**Data provided**
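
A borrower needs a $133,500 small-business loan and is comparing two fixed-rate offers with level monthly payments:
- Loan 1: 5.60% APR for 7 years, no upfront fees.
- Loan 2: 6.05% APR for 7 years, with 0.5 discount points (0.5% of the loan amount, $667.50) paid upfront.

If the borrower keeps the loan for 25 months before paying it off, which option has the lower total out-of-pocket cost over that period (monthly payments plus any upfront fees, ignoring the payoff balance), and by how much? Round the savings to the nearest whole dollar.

Loan 1: at 5.60% the monthly rate is 0.0046667, so the payment is 133,500 × 0.0046667 / (1 − 1.0046667^−84) = $1,924.74.
Loan 2: at 6.05% the monthly rate is 0.0050417, so the payment is 133,500 × 0.0050417 / (1 − 1.0050417^−84) = $1,953.44.
Over 25 months: Loan 1 costs 25 × $1,924.74 = $48,118.50; Loan 2 costs 25 × $1,953.44 + $667.50 = $49,503.50.
Loan 1 is cheaper by $49,503.50 − $48,118.50 = $1,385.00.

Loan 1 by $1,385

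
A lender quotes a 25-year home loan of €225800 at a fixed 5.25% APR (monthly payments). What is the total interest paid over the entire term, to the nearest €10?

At 5.25% the monthly rate is 0.0043750, so the payment is 225,800 × 0.0043750 / (1 − 1.0043750^−300) = €1,353.10.
Total paid = 300 × €1,353.10 = €405,930.00; interest = €405,930.00 − €225,800 = €180,130.00.

€180,130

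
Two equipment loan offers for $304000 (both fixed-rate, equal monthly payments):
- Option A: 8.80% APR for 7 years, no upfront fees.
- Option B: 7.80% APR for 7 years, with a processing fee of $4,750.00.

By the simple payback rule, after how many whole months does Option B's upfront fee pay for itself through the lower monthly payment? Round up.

Option A: at 8.80% the monthly rate is 0.0073333, so the payment is 304,000 × 0.0073333 / (1 − 1.0073333^−84) = $4,860.28.
Option B: at 7.80% the monthly rate is 0.0065000, so the payment is 304,000 × 0.0065000 / (1 − 1.0065000^−84) = $4,707.97.
Monthly savings = $4,860.28 − $4,707.97 = $152.31.
Break-even = $4,750.00 / $152.31 = 31.19 → 32 months.

32 months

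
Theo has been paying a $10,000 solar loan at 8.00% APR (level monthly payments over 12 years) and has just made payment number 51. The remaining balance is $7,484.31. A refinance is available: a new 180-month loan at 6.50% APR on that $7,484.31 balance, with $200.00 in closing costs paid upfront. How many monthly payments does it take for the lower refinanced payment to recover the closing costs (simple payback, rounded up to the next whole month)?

5 months

Current payment = 10,000 × 8%/12 / (1 − (1+0.0066667)^−144) = $108.25.
Refinanced payment = 7,484.31 × 0.0054167 / (1 − (1+0.0054167)^−180) = $65.20.
Monthly savings = $108.25 − $65.20 = $43.05.
Break-even = $200.00 / $43.05 = 4.65 → 5 months.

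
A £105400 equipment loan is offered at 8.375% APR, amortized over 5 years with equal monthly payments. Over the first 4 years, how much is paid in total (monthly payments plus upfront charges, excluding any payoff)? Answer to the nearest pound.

£103,493

Monthly rate = 8.375%/12 = 0.0069792; payment = 105,400 × 0.0069792 / (1 − (1+0.0069792)^−60) = £2,156.10.
Total outlay = 48 × £2,156.10 = £103,492.80.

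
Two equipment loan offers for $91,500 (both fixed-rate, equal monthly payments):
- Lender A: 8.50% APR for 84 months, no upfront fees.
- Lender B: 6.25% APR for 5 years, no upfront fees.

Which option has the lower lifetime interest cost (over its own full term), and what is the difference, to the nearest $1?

Lender B by $14,943

Lender A: at 8.50% the monthly rate is 0.0070833, so the payment is 91,500 × 0.0070833 / (1 − 1.0070833^−84) = $1,449.04.
Total interest on Lender A = 84 × $1,449.04 − $91,500 = $30,219.36.
Lender B: monthly rate = 6.25%/12 = 0.0052083; payment = 91,500 × 0.0052083 / (1 − (1+0.0052083)^−60) = $1,779.61.
Total interest on Lender B = 60 × $1,779.61 − $91,500 = $15,276.60.
Lender B is lower by $14,942.76.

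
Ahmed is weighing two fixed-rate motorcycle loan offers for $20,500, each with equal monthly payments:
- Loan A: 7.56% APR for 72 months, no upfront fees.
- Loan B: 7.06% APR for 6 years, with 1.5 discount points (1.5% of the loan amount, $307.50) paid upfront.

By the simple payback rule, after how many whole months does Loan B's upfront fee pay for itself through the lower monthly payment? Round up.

Loan A: monthly rate = 7.56%/12 = 0.0063000; payment = 20,500 × 0.0063000 / (1 − (1+0.0063000)^−72) = $355.04.
Loan B: at 7.06% the monthly rate is 0.0058833, so the payment is 20,500 × 0.0058833 / (1 − 1.0058833^−72) = $350.10.
Monthly savings = $355.04 − $350.10 = $4.94.
Break-even = $307.50 / $4.94 = 62.25 → 63 months.

63 months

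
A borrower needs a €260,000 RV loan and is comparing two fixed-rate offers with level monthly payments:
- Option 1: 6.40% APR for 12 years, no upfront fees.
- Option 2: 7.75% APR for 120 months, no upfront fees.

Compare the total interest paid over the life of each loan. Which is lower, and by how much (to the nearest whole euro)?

Option 1: at 6.40% the monthly rate is 0.0053333, so the payment is 260,000 × 0.0053333 / (1 − 1.0053333^−144) = €2,591.36.
Total interest on Option 1 = 144 × €2,591.36 − €260,000 = €113,155.84.
Option 2: at 7.75% the monthly rate is 0.0064583, so the payment is 260,000 × 0.0064583 / (1 − 1.0064583^−120) = €3,120.28.
Total interest on Option 2 = 120 × €3,120.28 − €260,000 = €114,433.60.
Option 1 is lower by €1,277.76.

Option 1 by €1,278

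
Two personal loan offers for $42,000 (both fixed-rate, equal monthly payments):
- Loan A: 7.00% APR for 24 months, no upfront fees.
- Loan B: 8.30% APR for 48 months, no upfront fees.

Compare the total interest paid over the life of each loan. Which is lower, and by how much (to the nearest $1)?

Loan A by $4,370

Loan A: at 7.00% the monthly rate is 0.0058333, so the payment is 42,000 × 0.0058333 / (1 − 1.0058333^−24) = $1,880.45.
Total interest on Loan A = 24 × $1,880.45 − $42,000 = $3,130.80.
Loan B: monthly rate = 8.3%/12 = 0.0069167; payment = 42,000 × 0.0069167 / (1 − (1+0.0069167)^−48) = $1,031.27.
Total interest on Loan B = 48 × $1,031.27 − $42,000 = $7,500.96.
Loan A is lower by $4,370.16.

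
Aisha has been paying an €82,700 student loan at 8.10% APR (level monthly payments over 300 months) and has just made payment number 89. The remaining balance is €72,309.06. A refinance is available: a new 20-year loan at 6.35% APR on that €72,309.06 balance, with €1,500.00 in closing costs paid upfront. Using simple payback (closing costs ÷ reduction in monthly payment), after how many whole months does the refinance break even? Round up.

14 months

Current payment = 82,700 × 8.1%/12 / (1 − (1+0.0067500)^−300) = €643.78.
Refinanced payment = 72,309.06 × 0.0052917 / (1 − (1+0.0052917)^−240) = €532.75.
Monthly savings = €643.78 − €532.75 = €111.03.
Break-even = €1,500.00 / €111.03 = 13.51 → 14 months.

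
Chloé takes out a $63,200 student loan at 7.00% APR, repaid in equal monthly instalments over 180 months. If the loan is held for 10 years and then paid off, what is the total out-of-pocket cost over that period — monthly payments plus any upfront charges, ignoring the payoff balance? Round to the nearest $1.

Monthly rate = 7%/12 = 0.0058333; payment = 63,200 × 0.0058333 / (1 − (1+0.0058333)^−180) = $568.06.
Total outlay = 120 × $568.06 = $68,167.20.

$68,167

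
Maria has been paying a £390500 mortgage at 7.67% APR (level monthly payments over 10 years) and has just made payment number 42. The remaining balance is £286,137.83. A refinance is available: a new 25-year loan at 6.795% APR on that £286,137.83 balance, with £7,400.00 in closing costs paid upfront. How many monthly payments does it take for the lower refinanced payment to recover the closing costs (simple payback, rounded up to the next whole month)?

3 months

Current payment = 390,500 × 7.67%/12 / (1 − (1+0.0063917)^−120) = £4,670.03.
Refinanced payment = 286,137.83 × 0.0056625 / (1 − (1+0.0056625)^−300) = £1,985.10.
Monthly savings = £4,670.03 − £1,985.10 = £2,684.93.
Break-even = £7,400.00 / £2,684.93 = 2.76 → 3 months.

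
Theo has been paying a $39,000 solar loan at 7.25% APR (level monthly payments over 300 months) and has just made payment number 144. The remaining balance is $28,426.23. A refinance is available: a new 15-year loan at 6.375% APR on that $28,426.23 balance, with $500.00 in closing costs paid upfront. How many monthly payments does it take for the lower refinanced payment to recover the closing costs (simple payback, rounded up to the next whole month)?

14 months

Current payment = 39,000 × 7.25%/12 / (1 − (1+0.0060417)^−300) = $281.89.
Refinanced payment = 28,426.23 × 0.0053125 / (1 − (1+0.0053125)^−180) = $245.67.
Monthly savings = $281.89 − $245.67 = $36.22.
Break-even = $500.00 / $36.22 = 13.80 → 14 months.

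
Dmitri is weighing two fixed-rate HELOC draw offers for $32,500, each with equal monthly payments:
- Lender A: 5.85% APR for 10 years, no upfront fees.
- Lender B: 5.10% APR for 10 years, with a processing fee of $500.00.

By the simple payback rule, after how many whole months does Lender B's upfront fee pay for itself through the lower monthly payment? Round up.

Lender A: at 5.85% the monthly rate is 0.0048750, so the payment is 32,500 × 0.0048750 / (1 − 1.0048750^−120) = $358.37.
Lender B: at 5.10% the monthly rate is 0.0042500, so the payment is 32,500 × 0.0042500 / (1 − 1.0042500^−120) = $346.30.
Monthly savings = $358.37 − $346.30 = $12.07.
Break-even = $500.00 / $12.07 = 41.43 → 42 months.

42 months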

**Task details**
Beginning with the top line of the data above, output every line exactly until the one that contains "- Loan 2: 6.05%", and include that one too.

**Solution below**
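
A borrower needs a $133,500 small-business loan and is comparing two fixed-rate offers with level monthly payments:
- Loan 1: 5.60% APR for 7 years, no upfront fees.
- Loan 2: 6.05% APR for 7 years, with 0.5 discount points (0.5% of the loan amount, $667.50) paid upfront.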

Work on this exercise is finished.